YOUR ASSIGNMENT: Starting at the first line and ending at the last, output the data exactly.

[Collected data entries]
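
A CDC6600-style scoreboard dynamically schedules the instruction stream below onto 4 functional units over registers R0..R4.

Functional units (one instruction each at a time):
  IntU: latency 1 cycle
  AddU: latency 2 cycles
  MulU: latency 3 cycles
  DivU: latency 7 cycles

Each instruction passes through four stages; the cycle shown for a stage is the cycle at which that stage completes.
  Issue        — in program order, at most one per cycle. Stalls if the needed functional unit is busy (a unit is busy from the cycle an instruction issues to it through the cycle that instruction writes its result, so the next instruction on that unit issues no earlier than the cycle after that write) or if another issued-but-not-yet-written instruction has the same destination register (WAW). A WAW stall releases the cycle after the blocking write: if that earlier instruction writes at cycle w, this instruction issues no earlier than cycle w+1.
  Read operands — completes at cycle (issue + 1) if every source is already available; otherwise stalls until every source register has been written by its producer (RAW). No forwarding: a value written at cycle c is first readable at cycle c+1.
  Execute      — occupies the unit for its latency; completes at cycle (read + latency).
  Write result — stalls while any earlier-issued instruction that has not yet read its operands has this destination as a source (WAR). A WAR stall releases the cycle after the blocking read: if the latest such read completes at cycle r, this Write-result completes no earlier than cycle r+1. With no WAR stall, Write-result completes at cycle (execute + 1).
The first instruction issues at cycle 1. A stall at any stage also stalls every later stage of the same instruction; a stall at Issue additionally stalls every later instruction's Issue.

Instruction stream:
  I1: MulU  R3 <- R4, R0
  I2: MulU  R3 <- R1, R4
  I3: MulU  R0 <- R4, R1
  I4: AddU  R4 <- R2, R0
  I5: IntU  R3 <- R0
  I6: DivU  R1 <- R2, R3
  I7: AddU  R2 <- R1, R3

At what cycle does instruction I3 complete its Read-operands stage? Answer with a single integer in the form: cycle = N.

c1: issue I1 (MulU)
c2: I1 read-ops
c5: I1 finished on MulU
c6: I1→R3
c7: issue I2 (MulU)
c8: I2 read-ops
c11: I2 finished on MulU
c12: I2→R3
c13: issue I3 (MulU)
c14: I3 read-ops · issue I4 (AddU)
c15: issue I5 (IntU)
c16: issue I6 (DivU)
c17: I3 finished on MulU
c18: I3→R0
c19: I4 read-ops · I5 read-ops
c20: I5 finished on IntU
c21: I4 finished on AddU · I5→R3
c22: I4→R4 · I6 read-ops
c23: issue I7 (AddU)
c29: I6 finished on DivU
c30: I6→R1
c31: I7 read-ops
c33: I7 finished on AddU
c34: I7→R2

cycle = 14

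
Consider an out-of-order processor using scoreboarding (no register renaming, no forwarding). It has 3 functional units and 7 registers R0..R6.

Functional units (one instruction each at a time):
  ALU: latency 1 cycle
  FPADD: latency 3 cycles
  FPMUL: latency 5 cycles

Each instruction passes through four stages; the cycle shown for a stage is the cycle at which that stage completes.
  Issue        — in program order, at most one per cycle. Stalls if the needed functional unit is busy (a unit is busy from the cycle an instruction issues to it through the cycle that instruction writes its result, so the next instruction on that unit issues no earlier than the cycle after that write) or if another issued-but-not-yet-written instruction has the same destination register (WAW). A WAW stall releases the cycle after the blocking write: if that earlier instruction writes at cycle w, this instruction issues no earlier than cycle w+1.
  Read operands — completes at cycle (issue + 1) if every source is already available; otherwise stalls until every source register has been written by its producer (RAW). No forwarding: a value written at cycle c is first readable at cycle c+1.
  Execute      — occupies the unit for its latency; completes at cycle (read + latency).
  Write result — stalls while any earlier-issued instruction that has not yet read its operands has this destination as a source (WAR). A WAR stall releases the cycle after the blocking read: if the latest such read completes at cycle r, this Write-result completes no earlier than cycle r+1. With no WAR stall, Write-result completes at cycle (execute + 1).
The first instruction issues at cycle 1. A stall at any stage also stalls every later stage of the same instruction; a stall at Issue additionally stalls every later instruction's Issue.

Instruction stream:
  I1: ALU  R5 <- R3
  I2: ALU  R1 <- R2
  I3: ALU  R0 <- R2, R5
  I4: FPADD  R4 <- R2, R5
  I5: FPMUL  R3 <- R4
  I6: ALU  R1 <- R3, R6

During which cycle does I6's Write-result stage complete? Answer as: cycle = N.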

ANSWER SECTION:
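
A CDC6600-style scoreboard dynamically schedules the instruction stream below onto 4 functional units over registers R0..R4.

Functional units (one instruction each at a time):
  IntU: latency 1 cycle
  AddU: latency 2 cycles
  MulU: latency 3 cycles
  DivU: latency 7 cycles

Each instruction passes through four stages; the cycle shown for a stage is the cycle at which that stage completes.
  Issue        — in program order, at most one per cycle. Stalls if the needed functional unit is busy (a unit is busy from the cycle an instruction issues to it through the cycle that instruction writes its result, so the next instruction on that unit issues no earlier than the cycle after that write) or if another issued-but-not-yet-written instruction has the same destination register (WAW). A WAW stall releases the cycle after the blocking write: if that earlier instruction writes at cycle w, this instruction issues no earlier than cycle w+1.
  Read operands — completes at cycle (issue + 1) if every source is already available; otherwise stalls until every source register has been written by its producer (RAW). No forwarding: a value written at cycle c is first readable at cycle c+1.
  Execute      — occupies the unit for its latency; completes at cycle (read + latency).
  Write result — stalls while any earlier-issued instruction that has not yet read its operands has this destination as a source (WAR). A WAR stall releases the cycle after the blocking read: if the latest such read completes at cycle r, this Write-result completes no earlier than cycle r+1. With no WAR stall, Write-result completes at cycle (execute + 1).
The first instruction issues at cycle 1. A stall at any stage also stalls every later stage of the same instruction; a stall at Issue additionally stalls every later instruction's Issue.

Instruction stream:
  I1: MulU  R3 <- R4, R0
  I2: MulU  R3 <- R1, R4
  I3: MulU  R0 <- R4, R1
  I4: AddU  R4 <- R2, R0
  I5: IntU  R3 <- R0
  I6: DivU  R1 <- R2, R3
  I7: AddU  R2 <- R1, R3

At what cycle does instruction I3 complete its Read-operands stage? Answer with a single integer in the form: cycle = N.

c1: issue I1 (MulU)
c2: I1 read-ops
c5: I1 finished on MulU
c6: I1→R3
c7: issue I2 (MulU)
c8: I2 read-ops
c11: I2 finished on MulU
c12: I2→R3
c13: issue I3 (MulU)
c14: I3 read-ops · issue I4 (AddU)
c15: issue I5 (IntU)
c16: issue I6 (DivU)
c17: I3 finished on MulU
c18: I3→R0
c19: I4 read-ops · I5 read-ops
c20: I5 finished on IntU
c21: I4 finished on AddU · I5→R3
c22: I4→R4 · I6 read-ops
c23: issue I7 (AddU)
c29: I6 finished on DivU
c30: I6→R1
c31: I7 read-ops
c33: I7 finished on AddU
c34: I7→R2

cycle = 14

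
Consider an out-of-order processor using scoreboarding (no register renaming, no forwarding). It has 3 functional units and 7 registers R0..R6.

Functional units (one instruction each at a time):
  ALU: latency 1 cycle
  FPADD: latency 3 cycles
  FPMUL: latency 5 cycles

Each instruction passes through four stages; the cycle shown for a stage is the cycle at which that stage completes.
  Issue        — in program order, at most one per cycle. Stalls if the needed functional unit is busy (a unit is busy from the cycle an instruction issues to it through the cycle that instruction writes its result, so the next instruction on that unit issues no earlier than the cycle after that write) or if another issued-but-not-yet-written instruction has the same destination register (WAW). A WAW stall releases the cycle after the blocking write: if that earlier instruction writes at cycle w, this instruction issues no earlier than cycle w+1.
  Read operands — completes at cycle (issue + 1) if every source is already available; otherwise stalls until every source register has been written by its producer (RAW). No forwarding: a value written at cycle c is first readable at cycle c+1.
  Execute      — occupies the unit for its latency; completes at cycle (read + latency).
  Write result — stalls while any earlier-issued instruction that has not yet read its operands has this destination as a source (WAR). A WAR stall releases the cycle after the blocking read: if the latest such read completes at cycle r, this Write-result completes no earlier than cycle r+1. With no WAR stall, Write-result completes at cycle (execute + 1).
The first instruction issues at cycle 1. A stall at any stage also stalls every later stage of the same instruction; a stall at Issue additionally stalls every later instruction's Issue.

Instruction stream:
  I1: ALU  R5 <- R3
  I2: ALU  R1 <- R2
  I3: ALU  R0 <- R2, R5
  I4: FPADD  R4 <- R2, R5
  I5: FPMUL  R3 <- R4
  I6: ALU  R1 <- R3, R6

During which cycle does I6's Write-result stage complete? Answer as: cycle = N.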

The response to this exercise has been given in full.